### DATA PROVIDED
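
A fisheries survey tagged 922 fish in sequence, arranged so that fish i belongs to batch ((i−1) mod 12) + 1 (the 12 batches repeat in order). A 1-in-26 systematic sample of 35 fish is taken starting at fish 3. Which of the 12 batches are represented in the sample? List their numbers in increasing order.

Consecutive selections differ by k = 26, so their batch numbers differ by 26 mod 12 = 2.
gcd(26, 12) = 2, so the sample visits 12/2 = 6 distinct residues mod 12.
Start 3 is batch 3; the batches hit are 1, 3, 5, 7, 9, 11.

1, 3, 5, 7, 9, 11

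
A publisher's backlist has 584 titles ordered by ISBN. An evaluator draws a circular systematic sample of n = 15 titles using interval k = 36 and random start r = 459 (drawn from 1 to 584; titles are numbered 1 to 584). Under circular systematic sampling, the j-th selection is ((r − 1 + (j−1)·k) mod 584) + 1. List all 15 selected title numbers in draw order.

Selection 1: 459
Selection 2: 459 + 36 = 495
Selection 3: 495 + 36 = 531
Selection 4: 531 + 36 = 567
Selection 5: 567 + 36 = 603 → 603 − 584 = 19
Selection 6: 19 + 36 = 55
Selection 7: 55 + 36 = 91
Selection 8: 91 + 36 = 127
Selection 9: 127 + 36 = 163
Selection 10: 163 + 36 = 199
Selection 11: 199 + 36 = 235
Selection 12: 235 + 36 = 271
Selection 13: 271 + 36 = 307
Selection 14: 307 + 36 = 343
Selection 15: 343 + 36 = 379

459, 495, 531, 567, 19, 55, 91, 127, 163, 199, 235, 271, 307, 343, 379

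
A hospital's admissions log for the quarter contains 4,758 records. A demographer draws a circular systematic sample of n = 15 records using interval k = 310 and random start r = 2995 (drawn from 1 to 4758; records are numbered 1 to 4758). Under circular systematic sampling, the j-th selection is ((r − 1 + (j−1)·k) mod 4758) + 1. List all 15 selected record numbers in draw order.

2995, 3305, 3615, 3925, 4235, 4545, 97, 407, 717, 1027, 1337, 1647, 1957, 2267, 2577

Selection 1: 2995
Selection 2: 2995 + 310 = 3305
Selection 3: 3305 + 310 = 3615
Selection 4: 3615 + 310 = 3925
Selection 5: 3925 + 310 = 4235
Selection 6: 4235 + 310 = 4545
Selection 7: 4545 + 310 = 4855 → 4855 − 4758 = 97
Selection 8: 97 + 310 = 407
Selection 9: 407 + 310 = 717
Selection 10: 717 + 310 = 1027
Selection 11: 1027 + 310 = 1337
Selection 12: 1337 + 310 = 1647
Selection 13: 1647 + 310 = 1957
Selection 14: 1957 + 310 = 2267
Selection 15: 2267 + 310 = 2577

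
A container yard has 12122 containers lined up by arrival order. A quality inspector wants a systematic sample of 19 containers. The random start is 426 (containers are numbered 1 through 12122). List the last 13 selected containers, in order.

k = N/n = 12122/19 = 638
7th selection = 426 + 6×638 = 4254
8th: 4254 + 638 = 4892
9th: 4892 + 638 = 5530
10th: 5530 + 638 = 6168
11th: 6168 + 638 = 6806
12th: 6806 + 638 = 7444
13th: 7444 + 638 = 8082
14th: 8082 + 638 = 8720
15th: 8720 + 638 = 9358
16th: 9358 + 638 = 9996
17th: 9996 + 638 = 10634
18th: 10634 + 638 = 11272
19th: 11272 + 638 = 11910

4254, 4892, 5530, 6168, 6806, 7444, 8082, 8720, 9358, 9996, 10634, 11272, 11910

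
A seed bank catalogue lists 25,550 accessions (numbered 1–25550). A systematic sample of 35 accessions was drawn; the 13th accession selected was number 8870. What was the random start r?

110

k = 25550/35 = 730
r = 8870 − (13−1)×730 = 8870 − 8760 = 110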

### ABOUT THIS EXERCISE
From the line containing "A seed bank" down to the final line of the data, write out every line exactly; both the first and last of these belong in your answer, and nothing else does.

### ANSWER BOX
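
A seed bank catalogue lists 25,550 accessions (numbered 1–25550). A systematic sample of 35 accessions was drawn; the 13th accession selected was number 8870. What was the random start r?

110

k = 25550/35 = 730
r = 8870 − (13−1)×730 = 8870 − 8760 = 110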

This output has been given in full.